Stored data entries:
####
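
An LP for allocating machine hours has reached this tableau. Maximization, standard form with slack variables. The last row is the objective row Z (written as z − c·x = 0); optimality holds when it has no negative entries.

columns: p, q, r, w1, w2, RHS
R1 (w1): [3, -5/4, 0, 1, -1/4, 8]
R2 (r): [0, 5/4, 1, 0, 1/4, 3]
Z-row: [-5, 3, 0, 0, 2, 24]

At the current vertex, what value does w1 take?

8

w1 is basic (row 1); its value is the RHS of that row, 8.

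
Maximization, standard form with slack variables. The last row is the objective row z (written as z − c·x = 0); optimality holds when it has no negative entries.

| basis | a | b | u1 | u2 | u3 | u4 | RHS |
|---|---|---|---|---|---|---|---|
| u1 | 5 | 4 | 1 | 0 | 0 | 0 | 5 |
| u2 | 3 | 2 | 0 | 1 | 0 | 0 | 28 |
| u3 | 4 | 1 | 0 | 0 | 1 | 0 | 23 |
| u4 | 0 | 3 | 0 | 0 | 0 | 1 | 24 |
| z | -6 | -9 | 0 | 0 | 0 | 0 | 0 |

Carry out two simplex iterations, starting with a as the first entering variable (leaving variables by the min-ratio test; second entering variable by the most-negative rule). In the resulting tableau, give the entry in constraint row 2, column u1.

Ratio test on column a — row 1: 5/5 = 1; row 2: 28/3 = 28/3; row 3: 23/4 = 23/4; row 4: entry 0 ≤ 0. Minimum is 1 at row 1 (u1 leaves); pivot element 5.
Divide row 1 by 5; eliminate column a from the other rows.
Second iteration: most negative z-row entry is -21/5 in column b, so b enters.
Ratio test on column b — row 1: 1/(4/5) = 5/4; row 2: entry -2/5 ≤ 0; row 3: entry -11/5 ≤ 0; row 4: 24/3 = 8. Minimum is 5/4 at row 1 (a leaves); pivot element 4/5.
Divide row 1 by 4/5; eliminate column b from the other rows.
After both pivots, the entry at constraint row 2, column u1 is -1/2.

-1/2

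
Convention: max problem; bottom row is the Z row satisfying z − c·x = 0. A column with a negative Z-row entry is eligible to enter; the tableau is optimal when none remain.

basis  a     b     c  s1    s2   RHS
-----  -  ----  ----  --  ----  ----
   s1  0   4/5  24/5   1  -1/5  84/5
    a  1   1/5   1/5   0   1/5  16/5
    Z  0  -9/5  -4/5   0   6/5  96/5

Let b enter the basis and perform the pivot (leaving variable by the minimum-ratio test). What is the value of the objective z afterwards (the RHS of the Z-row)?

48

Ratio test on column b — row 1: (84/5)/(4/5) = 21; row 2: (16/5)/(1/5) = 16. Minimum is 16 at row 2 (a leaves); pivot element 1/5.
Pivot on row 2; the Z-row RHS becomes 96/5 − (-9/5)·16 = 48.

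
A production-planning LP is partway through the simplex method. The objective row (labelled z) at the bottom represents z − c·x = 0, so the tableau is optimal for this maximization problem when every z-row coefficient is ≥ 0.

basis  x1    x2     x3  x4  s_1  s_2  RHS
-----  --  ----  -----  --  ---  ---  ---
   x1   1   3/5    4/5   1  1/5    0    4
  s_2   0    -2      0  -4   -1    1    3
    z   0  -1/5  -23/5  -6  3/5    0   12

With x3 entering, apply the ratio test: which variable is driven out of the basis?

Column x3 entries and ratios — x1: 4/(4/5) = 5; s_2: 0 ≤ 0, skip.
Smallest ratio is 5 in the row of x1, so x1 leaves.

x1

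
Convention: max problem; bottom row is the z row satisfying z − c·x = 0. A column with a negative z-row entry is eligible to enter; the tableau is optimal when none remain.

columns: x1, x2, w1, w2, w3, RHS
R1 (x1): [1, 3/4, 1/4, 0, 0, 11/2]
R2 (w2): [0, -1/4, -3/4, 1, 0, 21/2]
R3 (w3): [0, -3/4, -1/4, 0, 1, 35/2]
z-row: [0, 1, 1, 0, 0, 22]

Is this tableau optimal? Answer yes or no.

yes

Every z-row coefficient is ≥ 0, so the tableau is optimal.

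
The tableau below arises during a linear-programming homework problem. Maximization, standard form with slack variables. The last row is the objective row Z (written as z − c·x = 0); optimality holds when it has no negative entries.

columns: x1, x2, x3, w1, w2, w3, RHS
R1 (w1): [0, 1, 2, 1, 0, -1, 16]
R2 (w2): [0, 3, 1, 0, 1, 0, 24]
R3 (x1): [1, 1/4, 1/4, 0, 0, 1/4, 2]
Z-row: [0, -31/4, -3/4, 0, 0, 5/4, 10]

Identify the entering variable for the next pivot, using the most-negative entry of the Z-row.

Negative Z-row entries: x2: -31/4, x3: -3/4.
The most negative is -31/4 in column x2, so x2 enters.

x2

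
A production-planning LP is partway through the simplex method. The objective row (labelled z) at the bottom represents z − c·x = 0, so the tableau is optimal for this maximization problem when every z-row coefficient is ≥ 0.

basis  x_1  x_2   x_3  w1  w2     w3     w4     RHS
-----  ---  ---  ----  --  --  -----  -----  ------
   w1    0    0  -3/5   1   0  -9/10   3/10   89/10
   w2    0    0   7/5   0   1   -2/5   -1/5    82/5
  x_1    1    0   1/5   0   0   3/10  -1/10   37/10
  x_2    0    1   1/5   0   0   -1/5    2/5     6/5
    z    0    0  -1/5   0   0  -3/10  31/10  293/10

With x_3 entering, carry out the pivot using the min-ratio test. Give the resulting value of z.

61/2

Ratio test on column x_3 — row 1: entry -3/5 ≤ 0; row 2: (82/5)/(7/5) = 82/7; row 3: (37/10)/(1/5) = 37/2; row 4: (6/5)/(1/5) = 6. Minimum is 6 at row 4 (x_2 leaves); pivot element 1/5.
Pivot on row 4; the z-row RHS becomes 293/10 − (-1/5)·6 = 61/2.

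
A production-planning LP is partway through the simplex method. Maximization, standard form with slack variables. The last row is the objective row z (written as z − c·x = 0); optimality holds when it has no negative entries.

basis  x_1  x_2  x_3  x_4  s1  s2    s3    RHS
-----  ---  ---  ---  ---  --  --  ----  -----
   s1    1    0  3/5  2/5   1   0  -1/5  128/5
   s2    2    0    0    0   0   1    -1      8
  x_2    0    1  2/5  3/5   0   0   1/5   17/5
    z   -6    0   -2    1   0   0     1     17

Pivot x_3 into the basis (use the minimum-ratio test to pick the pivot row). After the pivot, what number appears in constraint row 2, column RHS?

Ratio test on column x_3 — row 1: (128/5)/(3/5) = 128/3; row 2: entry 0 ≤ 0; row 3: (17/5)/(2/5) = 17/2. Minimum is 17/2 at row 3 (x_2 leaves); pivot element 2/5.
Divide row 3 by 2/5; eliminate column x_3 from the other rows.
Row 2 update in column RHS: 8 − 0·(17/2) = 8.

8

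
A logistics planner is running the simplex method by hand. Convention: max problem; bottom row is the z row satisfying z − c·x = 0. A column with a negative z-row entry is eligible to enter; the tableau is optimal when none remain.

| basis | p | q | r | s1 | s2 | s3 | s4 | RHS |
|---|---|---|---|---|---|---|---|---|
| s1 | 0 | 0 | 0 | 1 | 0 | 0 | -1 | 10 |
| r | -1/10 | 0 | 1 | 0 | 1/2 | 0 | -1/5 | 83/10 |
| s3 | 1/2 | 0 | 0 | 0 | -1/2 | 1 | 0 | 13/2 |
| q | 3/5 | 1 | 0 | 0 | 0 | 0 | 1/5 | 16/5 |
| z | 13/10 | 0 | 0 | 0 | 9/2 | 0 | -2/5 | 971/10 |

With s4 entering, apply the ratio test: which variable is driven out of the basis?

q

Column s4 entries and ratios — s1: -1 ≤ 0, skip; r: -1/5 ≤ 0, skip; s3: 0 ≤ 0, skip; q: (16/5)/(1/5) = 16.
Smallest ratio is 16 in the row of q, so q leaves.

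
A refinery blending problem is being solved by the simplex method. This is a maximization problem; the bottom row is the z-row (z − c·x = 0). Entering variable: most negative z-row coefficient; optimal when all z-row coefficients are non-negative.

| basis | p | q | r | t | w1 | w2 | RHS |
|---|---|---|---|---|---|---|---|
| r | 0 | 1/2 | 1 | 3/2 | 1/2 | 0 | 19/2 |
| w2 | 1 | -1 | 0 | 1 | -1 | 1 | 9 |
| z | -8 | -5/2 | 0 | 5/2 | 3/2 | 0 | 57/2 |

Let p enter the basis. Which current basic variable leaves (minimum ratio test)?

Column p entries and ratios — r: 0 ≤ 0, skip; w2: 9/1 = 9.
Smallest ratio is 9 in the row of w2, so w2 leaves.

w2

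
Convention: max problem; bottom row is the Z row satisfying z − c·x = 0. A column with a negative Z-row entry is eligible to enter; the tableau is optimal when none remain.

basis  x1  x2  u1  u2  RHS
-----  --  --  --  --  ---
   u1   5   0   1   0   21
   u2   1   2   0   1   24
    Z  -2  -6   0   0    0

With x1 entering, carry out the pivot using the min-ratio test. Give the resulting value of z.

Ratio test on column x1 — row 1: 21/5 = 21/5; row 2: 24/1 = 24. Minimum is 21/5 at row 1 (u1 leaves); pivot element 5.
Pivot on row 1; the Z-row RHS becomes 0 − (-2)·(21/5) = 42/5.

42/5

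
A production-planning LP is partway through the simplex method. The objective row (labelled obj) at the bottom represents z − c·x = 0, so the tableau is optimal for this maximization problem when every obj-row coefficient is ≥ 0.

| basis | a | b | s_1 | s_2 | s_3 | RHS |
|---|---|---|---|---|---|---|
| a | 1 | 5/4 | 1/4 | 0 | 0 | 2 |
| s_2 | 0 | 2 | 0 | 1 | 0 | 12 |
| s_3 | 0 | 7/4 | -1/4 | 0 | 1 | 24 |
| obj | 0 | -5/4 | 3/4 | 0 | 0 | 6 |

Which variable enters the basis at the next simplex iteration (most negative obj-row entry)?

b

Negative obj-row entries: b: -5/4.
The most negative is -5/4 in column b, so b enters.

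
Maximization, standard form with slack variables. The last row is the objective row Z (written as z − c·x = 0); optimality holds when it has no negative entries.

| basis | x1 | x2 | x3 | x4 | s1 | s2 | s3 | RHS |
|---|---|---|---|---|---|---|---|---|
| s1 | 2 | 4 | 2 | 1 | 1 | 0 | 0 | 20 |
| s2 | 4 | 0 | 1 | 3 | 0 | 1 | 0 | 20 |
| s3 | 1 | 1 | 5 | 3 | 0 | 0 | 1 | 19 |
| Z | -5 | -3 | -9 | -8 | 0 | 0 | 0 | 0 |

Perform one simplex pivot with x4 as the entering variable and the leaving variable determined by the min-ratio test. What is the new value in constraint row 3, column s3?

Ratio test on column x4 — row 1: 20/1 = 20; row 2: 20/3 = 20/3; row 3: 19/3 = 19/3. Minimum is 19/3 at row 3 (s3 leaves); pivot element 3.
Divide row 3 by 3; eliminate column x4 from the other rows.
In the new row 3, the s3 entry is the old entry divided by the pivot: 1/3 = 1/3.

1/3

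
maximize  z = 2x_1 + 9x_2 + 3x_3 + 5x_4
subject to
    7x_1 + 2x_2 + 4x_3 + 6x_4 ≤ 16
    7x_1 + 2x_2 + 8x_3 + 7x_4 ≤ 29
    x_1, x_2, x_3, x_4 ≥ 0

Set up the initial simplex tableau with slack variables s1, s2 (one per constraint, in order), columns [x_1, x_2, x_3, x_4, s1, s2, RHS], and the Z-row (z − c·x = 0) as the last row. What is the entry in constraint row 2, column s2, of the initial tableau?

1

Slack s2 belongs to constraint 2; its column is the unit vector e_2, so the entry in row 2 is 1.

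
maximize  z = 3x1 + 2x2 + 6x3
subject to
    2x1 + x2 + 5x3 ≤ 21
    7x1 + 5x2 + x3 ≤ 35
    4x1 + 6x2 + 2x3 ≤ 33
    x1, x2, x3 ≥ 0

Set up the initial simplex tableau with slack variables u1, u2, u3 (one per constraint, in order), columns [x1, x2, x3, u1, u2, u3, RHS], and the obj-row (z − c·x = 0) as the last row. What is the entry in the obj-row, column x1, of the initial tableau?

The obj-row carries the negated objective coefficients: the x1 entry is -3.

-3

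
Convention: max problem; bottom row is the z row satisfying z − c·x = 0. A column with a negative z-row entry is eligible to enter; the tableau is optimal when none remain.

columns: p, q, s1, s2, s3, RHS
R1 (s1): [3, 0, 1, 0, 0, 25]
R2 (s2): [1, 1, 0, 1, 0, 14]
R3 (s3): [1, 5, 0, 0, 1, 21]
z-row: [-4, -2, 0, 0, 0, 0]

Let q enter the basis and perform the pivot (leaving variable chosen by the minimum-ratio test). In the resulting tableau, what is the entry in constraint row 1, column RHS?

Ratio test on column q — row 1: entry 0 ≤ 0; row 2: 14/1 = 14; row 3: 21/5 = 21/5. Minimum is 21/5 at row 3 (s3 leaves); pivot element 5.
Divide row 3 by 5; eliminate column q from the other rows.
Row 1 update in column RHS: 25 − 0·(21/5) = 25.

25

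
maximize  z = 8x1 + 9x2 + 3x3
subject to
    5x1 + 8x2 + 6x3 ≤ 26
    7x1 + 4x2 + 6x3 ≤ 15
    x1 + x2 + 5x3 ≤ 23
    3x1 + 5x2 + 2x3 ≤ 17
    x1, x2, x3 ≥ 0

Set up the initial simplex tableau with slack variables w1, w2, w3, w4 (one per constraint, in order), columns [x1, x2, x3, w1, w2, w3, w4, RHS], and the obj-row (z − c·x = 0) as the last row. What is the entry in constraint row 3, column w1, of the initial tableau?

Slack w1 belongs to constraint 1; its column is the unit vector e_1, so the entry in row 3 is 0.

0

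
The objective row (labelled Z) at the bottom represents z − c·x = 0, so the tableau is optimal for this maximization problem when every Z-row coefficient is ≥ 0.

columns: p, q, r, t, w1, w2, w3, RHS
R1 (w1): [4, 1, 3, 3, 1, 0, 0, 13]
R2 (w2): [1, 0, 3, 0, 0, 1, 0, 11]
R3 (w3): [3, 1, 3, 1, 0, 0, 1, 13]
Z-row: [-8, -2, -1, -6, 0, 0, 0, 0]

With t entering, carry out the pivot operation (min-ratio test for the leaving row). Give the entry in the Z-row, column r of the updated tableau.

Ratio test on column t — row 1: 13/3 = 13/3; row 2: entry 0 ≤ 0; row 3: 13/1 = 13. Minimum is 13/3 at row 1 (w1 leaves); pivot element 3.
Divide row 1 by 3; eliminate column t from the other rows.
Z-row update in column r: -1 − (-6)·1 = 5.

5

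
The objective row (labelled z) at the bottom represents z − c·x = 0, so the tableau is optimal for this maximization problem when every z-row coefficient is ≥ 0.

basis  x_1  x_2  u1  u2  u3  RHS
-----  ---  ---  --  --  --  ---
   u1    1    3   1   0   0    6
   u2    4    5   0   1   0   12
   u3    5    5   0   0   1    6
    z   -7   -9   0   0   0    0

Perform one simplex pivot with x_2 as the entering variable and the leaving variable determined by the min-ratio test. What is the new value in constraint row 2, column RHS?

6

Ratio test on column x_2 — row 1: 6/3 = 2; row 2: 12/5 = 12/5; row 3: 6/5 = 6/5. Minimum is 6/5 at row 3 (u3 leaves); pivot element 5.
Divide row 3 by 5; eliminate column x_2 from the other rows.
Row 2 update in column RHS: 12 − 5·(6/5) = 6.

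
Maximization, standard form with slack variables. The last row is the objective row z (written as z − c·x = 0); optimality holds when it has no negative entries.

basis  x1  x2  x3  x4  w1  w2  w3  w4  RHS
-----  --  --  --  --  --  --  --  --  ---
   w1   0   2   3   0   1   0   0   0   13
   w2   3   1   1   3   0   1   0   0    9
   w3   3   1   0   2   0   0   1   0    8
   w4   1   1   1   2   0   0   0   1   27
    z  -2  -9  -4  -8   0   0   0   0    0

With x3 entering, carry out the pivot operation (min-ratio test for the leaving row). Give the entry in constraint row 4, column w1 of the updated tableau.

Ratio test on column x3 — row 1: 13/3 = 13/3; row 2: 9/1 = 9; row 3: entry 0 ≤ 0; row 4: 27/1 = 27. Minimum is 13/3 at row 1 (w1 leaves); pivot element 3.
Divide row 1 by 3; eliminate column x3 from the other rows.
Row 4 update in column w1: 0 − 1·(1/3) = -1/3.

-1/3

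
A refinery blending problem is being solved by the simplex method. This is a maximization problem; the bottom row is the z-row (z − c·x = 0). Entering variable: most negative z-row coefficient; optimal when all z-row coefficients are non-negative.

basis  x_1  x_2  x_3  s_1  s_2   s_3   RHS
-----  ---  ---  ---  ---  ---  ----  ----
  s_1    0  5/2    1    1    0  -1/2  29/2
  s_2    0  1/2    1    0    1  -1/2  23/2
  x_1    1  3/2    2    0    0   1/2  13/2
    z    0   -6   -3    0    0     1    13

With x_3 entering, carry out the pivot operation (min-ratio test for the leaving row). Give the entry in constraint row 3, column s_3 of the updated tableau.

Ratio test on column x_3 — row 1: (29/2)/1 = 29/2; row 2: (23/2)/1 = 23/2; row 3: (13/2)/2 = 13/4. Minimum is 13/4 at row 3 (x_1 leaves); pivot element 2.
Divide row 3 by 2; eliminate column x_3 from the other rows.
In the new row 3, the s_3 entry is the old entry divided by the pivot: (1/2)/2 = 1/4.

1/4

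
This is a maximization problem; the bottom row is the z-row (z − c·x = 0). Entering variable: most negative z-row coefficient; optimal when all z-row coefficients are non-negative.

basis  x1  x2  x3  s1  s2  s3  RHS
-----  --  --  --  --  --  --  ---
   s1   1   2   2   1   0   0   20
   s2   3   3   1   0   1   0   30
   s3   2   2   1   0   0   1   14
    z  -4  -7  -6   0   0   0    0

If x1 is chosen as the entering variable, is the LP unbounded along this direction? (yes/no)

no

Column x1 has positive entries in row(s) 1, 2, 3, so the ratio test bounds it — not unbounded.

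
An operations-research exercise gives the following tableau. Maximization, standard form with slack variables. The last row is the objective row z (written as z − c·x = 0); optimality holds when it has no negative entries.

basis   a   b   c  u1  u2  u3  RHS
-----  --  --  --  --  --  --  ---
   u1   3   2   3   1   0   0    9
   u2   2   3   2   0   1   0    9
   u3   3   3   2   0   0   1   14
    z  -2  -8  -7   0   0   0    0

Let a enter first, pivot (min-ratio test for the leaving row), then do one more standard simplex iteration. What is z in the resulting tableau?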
####
» HOW TO COMPLETE THIS TASK
Retype exactly, and only, the lines that run from the one with "An operations-research exercise" through the final line of the entries.

» COMPLETED TASK
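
An operations-research exercise gives the following tableau. Maximization, standard form with slack variables. The last row is the objective row z (written as z − c·x = 0); optimality holds when it has no negative entries.

basis   a   b   c  u1  u2  u3  RHS
-----  --  --  --  --  --  --  ---
   u1   3   2   3   1   0   0    9
   u2   2   3   2   0   1   0    9
   u3   3   3   2   0   0   1   14
    z  -2  -8  -7   0   0   0    0

Let a enter first, pivot (min-ratio test for the leaving row), then do one more standard simplex iteration. What is z in the resulting tableau?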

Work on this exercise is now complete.